Your task is to return the line containing "Man-in-the-middle on DH (p = 73, g" and each line after it through the end of the entries, exactly, with no other lines.

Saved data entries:

···

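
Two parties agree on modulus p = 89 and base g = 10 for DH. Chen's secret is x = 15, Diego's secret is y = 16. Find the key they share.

Diego sends B = g^y mod p = 10^16 mod 89.
10^1 ≡ 10 (mod 89)
10^2 = (10^1)^2 ≡ 10^2 = 100 ≡ 11 (mod 89)
10^4 = (10^2)^2 ≡ 11^2 = 121 ≡ 32 (mod 89)
10^8 = (10^4)^2 ≡ 32^2 = 1024 ≡ 45 (mod 89)
10^16 = (10^8)^2 ≡ 45^2 = 2025 ≡ 67 (mod 89)
So B = 67. Chen then computes K = B^x mod p = 67^15 mod 89.
67^1 ≡ 67 (mod 89)
67^2 = (67^1)^2 ≡ 67^2 = 4489 ≡ 39 (mod 89)
67^4 = (67^2)^2 ≡ 39^2 = 1521 ≡ 8 (mod 89)
67^8 = (67^4)^2 ≡ 8^2 = 64 ≡ 64 (mod 89)
67^15 = 67^8 · 67^4 · 67^2 · 67^1 ≡ 64 · 8 · 39 · 67 ≡ 8 (mod 89).

8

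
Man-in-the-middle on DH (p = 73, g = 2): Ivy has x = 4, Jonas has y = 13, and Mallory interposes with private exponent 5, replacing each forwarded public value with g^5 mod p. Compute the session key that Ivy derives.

4

Ivy receives Mallory's public value M = 2^5 mod 73 instead of the honest one.
2^1 ≡ 2 (mod 73)
2^2 = (2^1)^2 ≡ 2^2 = 4 ≡ 4 (mod 73)
2^4 = (2^2)^2 ≡ 4^2 = 16 ≡ 16 (mod 73)
2^5 = 2^4 · 2^1 ≡ 16 · 2 ≡ 32 (mod 73).
So M = 32. Ivy computes K = M^4 mod 73.
32^1 ≡ 32 (mod 73)
32^2 = (32^1)^2 ≡ 32^2 = 1024 ≡ 2 (mod 73)
32^4 = (32^2)^2 ≡ 2^2 = 4 ≡ 4 (mod 73)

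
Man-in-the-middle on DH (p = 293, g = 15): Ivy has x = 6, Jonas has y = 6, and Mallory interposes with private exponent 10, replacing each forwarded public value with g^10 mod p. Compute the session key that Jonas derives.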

···

Task solution =
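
Man-in-the-middle on DH (p = 73, g = 2): Ivy has x = 4, Jonas has y = 13, and Mallory interposes with private exponent 5, replacing each forwarded public value with g^5 mod p. Compute the session key that Ivy derives.

4

Ivy receives Mallory's public value M = 2^5 mod 73 instead of the honest one.
2^1 ≡ 2 (mod 73)
2^2 = (2^1)^2 ≡ 2^2 = 4 ≡ 4 (mod 73)
2^4 = (2^2)^2 ≡ 4^2 = 16 ≡ 16 (mod 73)
2^5 = 2^4 · 2^1 ≡ 16 · 2 ≡ 32 (mod 73).
So M = 32. Ivy computes K = M^4 mod 73.
32^1 ≡ 32 (mod 73)
32^2 = (32^1)^2 ≡ 32^2 = 1024 ≡ 2 (mod 73)
32^4 = (32^2)^2 ≡ 2^2 = 4 ≡ 4 (mod 73)

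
Man-in-the-middle on DH (p = 293, g = 15): Ivy has x = 6, Jonas has y = 6, and Mallory interposes with private exponent 10, replacing each forwarded public value with g^10 mod p. Compute the session key that Jonas derives.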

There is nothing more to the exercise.